▸ **WHAT YOU SHOULD DO**: Produce a word-for-word restatement of the lines from the line with "- Ivanova —" to the end of the listing below, inclusive.
DATASET ENTRIES Block Start
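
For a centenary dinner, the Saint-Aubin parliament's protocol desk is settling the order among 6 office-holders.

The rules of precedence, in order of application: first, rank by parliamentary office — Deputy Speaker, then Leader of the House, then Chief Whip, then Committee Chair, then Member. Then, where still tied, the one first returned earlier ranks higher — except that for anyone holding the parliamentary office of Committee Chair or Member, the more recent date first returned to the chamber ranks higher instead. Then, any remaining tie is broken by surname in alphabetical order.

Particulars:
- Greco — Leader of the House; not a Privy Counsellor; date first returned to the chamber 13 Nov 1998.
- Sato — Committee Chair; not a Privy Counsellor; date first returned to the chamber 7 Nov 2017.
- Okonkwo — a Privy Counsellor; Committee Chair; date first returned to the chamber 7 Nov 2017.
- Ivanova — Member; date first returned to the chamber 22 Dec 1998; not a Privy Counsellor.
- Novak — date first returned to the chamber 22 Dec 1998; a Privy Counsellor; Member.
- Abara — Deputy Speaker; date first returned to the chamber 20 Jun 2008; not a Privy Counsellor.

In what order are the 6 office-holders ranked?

By parliamentary office: Abara (Deputy Speaker); then Greco (Leader of the House); then Okonkwo and Sato (Committee Chair); then Ivanova and Novak (Member).
Okonkwo and Sato both have date first returned to the chamber 7 Nov 2017, so the next rule applies.
Among Okonkwo and Sato, alphabetically by surname: Okonkwo before Sato.
Ivanova and Novak both have date first returned to the chamber 22 Dec 1998, so the next rule applies.
Among Ivanova and Novak, alphabetically by surname: Ivanova before Novak.
Full order: Abara, Greco, Okonkwo, Sato, Ivanova, Novak.

Abara, Greco, Okonkwo, Sato, Ivanova, Novak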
DATASET ENTRIES Block End
▸ **ANSWER BELOW**:
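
- Ivanova — Member; date first returned to the chamber 22 Dec 1998; not a Privy Counsellor.
- Novak — date first returned to the chamber 22 Dec 1998; a Privy Counsellor; Member.
- Abara — Deputy Speaker; date first returned to the chamber 20 Jun 2008; not a Privy Counsellor.

In what order are the 6 office-holders ranked?

By parliamentary office: Abara (Deputy Speaker); then Greco (Leader of the House); then Okonkwo and Sato (Committee Chair); then Ivanova and Novak (Member).
Okonkwo and Sato both have date first returned to the chamber 7 Nov 2017, so the next rule applies.
Among Okonkwo and Sato, alphabetically by surname: Okonkwo before Sato.
Ivanova and Novak both have date first returned to the chamber 22 Dec 1998, so the next rule applies.
Among Ivanova and Novak, alphabetically by surname: Ivanova before Novak.
Full order: Abara, Greco, Okonkwo, Sato, Ivanova, Novak.

Abara, Greco, Okonkwo, Sato, Ivanova, Novak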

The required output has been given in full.